• [Work task]
A line below contains "d/da [a^4 - a^3*m", and a later one contains "(p^2 - 5*p)/(p^2 + 4*p) = (p - 5)/(p + 4)". Repeat both, with every line between them, exactly.

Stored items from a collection
◇ ◇ ◇ ◇

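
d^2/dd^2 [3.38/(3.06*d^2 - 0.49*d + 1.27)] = (-63.297936*d^2 + 10.135944*d + 3.38*(6.12*d - 0.49)*(12.24*d - 0.98) - 26.270712)/(3.06*d^2 - 0.49*d + 1.27)^3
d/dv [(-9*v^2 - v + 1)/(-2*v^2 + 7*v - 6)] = (-65*v^2 + 112*v - 1)/(4*v^4 - 28*v^3 + 73*v^2 - 84*v + 36)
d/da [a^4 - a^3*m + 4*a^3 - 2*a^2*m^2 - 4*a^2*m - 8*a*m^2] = 4*a^3 - 3*a^2*m + 12*a^2 - 4*a*m^2 - 8*a*m - 8*m^2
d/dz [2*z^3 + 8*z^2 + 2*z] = 6*z^2 + 16*z + 2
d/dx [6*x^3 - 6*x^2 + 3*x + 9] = 18*x^2 - 12*x + 3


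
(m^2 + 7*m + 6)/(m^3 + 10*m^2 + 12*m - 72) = (m + 1)/(m^2 + 4*m - 12)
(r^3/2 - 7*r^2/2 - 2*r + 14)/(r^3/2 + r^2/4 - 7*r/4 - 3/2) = 2*(r^2 - 5*r - 14)/(2*r^2 + 5*r + 3)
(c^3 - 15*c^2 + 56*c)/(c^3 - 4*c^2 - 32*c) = (c - 7)/(c + 4)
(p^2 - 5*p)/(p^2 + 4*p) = (p - 5)/(p + 4)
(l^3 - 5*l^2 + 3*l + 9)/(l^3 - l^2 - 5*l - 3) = (l - 3)/(l + 1)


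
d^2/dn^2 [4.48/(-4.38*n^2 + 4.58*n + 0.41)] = (-171.892224*n^2 + 179.741184*n + 4.48*(8.76*n - 4.58)*(17.52*n - 9.16) + 16.090368)/(-4.38*n^2 + 4.58*n + 0.41)^3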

◇ ◇ ◇ ◇

• [Response below]
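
d/da [a^4 - a^3*m + 4*a^3 - 2*a^2*m^2 - 4*a^2*m - 8*a*m^2] = 4*a^3 - 3*a^2*m + 12*a^2 - 4*a*m^2 - 8*a*m - 8*m^2
d/dz [2*z^3 + 8*z^2 + 2*z] = 6*z^2 + 16*z + 2
d/dx [6*x^3 - 6*x^2 + 3*x + 9] = 18*x^2 - 12*x + 3


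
(m^2 + 7*m + 6)/(m^3 + 10*m^2 + 12*m - 72) = (m + 1)/(m^2 + 4*m - 12)
(r^3/2 - 7*r^2/2 - 2*r + 14)/(r^3/2 + r^2/4 - 7*r/4 - 3/2) = 2*(r^2 - 5*r - 14)/(2*r^2 + 5*r + 3)
(c^3 - 15*c^2 + 56*c)/(c^3 - 4*c^2 - 32*c) = (c - 7)/(c + 4)
(p^2 - 5*p)/(p^2 + 4*p) = (p - 5)/(p + 4)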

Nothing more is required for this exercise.